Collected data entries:
**********

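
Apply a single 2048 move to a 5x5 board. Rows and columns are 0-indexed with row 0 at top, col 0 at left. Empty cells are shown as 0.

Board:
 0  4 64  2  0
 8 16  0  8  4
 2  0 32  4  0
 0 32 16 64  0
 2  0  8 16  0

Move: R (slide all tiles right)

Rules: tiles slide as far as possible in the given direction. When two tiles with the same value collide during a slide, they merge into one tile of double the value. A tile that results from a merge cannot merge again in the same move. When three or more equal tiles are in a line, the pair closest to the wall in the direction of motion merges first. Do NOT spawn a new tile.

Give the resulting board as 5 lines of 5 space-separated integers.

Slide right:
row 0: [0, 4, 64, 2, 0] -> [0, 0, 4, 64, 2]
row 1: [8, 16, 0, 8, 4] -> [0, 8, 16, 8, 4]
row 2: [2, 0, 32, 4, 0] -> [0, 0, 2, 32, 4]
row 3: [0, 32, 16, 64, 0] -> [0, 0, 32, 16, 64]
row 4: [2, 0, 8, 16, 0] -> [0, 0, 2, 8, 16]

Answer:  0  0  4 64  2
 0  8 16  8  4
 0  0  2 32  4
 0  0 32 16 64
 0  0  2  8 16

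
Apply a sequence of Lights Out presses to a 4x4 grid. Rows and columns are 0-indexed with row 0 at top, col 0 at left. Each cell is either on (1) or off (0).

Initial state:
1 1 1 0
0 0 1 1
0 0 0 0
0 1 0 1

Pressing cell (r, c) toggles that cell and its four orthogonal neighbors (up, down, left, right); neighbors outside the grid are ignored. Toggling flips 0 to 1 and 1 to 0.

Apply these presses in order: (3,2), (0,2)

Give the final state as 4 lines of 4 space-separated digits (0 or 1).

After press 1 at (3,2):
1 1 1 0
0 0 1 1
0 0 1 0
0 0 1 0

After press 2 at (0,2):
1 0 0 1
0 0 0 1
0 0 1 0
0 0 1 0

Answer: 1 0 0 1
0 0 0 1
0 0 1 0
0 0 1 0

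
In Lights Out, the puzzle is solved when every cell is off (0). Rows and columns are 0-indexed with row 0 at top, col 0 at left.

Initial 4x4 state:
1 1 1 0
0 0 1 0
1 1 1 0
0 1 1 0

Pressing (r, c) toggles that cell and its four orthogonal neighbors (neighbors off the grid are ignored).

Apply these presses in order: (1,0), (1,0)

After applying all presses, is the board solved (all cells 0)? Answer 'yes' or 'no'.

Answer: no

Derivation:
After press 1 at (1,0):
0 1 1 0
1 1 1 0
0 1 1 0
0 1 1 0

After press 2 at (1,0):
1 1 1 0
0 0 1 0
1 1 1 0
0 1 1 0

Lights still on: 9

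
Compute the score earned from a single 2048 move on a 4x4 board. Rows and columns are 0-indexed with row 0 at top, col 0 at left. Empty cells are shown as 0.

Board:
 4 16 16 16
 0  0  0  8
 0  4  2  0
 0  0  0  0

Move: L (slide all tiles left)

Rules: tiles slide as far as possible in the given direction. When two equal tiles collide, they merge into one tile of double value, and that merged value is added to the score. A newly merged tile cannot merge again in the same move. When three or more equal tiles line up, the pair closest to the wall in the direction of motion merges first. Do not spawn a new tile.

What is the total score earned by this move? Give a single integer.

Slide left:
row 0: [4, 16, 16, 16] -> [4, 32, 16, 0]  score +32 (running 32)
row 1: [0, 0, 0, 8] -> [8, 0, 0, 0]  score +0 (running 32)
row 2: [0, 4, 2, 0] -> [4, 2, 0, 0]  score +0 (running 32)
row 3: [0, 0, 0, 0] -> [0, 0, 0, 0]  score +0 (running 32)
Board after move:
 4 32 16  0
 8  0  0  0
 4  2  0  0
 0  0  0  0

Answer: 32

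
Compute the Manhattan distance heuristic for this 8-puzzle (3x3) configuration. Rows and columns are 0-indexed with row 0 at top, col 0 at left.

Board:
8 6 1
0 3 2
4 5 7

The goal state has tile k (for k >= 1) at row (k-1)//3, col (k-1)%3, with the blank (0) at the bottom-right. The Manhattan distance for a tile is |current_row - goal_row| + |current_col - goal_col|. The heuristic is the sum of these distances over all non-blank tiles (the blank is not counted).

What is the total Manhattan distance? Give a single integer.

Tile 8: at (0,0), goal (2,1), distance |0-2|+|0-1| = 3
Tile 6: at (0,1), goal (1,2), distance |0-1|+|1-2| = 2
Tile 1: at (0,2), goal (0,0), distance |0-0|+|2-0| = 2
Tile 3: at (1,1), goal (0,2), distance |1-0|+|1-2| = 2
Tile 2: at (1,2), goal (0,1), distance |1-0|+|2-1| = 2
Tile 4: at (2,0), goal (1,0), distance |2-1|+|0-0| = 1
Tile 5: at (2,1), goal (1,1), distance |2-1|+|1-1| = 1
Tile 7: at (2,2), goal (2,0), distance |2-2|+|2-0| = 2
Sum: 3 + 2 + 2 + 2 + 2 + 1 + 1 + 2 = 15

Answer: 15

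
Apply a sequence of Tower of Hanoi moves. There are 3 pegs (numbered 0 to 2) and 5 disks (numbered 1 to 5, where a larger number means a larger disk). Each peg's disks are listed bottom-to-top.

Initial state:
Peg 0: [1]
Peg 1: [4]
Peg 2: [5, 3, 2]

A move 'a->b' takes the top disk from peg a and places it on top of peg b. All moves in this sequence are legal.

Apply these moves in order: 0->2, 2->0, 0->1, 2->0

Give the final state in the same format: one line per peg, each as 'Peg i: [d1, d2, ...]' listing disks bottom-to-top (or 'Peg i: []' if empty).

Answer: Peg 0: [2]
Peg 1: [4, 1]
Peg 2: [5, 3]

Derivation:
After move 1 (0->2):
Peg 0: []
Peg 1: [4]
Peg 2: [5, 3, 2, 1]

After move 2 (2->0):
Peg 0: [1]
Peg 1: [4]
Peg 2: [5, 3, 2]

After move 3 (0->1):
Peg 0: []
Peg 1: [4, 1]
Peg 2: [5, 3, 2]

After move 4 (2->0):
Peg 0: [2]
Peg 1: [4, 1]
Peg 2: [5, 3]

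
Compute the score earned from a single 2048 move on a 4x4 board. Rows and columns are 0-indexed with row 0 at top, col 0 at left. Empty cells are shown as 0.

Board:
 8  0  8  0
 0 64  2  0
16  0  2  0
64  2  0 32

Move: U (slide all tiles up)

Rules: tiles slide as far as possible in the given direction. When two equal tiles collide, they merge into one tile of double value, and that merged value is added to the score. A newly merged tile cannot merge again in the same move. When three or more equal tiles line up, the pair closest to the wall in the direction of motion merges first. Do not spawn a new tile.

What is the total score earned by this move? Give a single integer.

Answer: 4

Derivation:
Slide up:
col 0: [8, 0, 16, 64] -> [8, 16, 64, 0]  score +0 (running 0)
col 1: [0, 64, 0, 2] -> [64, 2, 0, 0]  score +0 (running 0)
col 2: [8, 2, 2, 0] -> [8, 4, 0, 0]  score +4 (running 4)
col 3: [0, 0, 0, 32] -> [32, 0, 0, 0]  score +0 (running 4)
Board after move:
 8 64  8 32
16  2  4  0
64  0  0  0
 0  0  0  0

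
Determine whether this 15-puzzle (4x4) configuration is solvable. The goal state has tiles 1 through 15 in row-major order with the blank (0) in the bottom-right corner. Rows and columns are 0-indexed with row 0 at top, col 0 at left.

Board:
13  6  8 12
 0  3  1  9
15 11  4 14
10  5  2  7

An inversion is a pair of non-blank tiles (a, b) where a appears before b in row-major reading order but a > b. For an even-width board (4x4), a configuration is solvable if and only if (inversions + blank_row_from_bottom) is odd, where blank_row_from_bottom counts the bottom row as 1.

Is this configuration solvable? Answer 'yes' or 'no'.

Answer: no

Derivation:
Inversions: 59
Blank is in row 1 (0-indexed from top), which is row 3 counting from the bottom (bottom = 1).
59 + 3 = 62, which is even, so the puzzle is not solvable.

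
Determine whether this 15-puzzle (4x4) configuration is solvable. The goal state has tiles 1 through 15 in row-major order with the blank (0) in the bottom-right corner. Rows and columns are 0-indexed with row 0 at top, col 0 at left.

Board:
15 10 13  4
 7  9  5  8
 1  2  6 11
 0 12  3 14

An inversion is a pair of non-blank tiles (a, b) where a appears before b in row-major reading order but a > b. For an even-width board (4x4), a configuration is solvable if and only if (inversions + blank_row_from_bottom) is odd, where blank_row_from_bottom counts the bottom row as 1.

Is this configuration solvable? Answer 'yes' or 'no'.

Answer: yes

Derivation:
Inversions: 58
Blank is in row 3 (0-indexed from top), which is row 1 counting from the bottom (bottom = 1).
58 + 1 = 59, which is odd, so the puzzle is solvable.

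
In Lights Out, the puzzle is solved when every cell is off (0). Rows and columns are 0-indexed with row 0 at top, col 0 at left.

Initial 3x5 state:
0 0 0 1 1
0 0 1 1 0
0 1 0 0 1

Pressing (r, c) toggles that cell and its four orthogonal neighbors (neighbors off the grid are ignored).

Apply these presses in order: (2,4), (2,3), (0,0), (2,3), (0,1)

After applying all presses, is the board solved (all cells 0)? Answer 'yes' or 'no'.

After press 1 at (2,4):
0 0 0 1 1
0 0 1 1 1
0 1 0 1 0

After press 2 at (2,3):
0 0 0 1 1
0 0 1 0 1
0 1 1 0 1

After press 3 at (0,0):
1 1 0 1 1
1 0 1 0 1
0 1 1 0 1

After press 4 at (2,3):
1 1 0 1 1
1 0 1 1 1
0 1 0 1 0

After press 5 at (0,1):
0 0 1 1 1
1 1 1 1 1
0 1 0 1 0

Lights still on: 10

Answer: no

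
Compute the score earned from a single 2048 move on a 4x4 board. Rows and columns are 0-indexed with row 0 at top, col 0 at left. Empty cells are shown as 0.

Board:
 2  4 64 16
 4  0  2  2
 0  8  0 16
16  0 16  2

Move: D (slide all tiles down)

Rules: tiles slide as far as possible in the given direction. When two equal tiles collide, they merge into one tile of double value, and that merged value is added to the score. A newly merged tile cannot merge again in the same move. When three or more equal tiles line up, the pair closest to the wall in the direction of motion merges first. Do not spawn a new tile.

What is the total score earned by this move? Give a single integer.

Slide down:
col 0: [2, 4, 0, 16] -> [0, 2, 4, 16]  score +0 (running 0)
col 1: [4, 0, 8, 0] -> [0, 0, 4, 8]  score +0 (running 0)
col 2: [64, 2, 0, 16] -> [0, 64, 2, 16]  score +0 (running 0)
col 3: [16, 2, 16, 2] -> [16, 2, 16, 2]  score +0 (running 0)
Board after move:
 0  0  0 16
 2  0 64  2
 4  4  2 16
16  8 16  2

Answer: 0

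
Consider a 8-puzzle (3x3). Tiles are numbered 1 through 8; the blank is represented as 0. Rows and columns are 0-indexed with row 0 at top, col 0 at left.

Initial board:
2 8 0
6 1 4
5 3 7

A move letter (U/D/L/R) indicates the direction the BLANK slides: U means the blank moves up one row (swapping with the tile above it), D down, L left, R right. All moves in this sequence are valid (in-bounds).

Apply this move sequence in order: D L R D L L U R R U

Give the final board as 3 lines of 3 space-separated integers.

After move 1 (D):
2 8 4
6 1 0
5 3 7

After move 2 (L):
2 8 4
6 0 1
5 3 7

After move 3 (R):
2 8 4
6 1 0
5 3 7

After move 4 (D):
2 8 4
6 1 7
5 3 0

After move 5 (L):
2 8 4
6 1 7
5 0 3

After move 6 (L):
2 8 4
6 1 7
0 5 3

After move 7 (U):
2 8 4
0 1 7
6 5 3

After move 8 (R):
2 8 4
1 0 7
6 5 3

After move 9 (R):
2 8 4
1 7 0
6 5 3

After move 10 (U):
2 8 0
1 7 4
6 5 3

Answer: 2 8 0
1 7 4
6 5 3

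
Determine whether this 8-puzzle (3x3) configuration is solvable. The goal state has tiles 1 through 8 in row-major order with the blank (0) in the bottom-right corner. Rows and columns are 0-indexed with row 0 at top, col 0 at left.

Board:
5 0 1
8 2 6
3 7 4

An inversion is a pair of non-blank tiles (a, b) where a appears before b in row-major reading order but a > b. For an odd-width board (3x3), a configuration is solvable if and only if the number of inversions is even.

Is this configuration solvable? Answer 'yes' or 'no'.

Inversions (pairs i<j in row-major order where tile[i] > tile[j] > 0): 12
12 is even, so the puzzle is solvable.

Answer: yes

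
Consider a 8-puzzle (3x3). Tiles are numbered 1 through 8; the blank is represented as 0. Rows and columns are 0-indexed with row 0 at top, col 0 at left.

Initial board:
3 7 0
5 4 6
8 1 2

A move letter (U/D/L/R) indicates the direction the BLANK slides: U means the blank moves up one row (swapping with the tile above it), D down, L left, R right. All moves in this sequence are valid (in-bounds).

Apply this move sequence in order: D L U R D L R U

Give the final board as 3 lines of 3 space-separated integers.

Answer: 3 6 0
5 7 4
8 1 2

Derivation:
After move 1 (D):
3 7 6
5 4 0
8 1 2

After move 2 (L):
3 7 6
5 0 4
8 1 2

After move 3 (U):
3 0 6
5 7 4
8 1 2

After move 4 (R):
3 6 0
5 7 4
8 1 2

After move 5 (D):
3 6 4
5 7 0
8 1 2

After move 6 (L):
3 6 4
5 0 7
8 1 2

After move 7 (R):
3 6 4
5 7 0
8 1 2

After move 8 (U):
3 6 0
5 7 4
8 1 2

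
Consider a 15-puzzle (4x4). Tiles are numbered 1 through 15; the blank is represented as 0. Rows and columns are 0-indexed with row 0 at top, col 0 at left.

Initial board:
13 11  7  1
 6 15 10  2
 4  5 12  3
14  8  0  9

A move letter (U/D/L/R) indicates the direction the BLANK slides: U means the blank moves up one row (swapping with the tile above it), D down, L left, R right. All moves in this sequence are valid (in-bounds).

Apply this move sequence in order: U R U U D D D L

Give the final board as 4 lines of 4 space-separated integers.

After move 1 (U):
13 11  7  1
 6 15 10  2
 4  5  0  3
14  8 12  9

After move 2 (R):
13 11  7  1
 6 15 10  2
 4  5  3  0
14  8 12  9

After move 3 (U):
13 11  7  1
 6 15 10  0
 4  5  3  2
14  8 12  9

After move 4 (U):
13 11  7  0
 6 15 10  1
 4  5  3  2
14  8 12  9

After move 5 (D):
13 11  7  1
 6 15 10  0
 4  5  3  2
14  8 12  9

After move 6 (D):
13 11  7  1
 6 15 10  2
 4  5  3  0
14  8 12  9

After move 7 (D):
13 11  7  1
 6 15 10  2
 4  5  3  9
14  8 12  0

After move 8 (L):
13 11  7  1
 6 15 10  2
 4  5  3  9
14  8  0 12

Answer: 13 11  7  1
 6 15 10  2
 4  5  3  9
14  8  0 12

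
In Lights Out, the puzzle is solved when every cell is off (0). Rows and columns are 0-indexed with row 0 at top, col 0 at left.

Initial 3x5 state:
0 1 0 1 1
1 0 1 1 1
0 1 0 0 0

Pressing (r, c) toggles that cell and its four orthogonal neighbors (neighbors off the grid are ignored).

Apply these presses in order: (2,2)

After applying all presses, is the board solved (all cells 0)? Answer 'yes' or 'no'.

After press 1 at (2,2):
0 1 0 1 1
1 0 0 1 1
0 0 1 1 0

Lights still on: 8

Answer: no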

**********

Requirement: Each line in the records above that contains the word "heuristic" must be copied.

The answer:
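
Compute the Manhattan distance heuristic for this 8-puzzle (3x3) configuration. Rows and columns are 0-indexed with row 0 at top, col 0 at left.
The goal state has tile k (for k >= 1) at row (k-1)//3, col (k-1)%3, with the blank (0) at the bottom-right. The Manhattan distance for a tile is |current_row - goal_row| + |current_col - goal_col|. The heuristic is the sum of these distances over all non-blank tiles (the blank is not counted).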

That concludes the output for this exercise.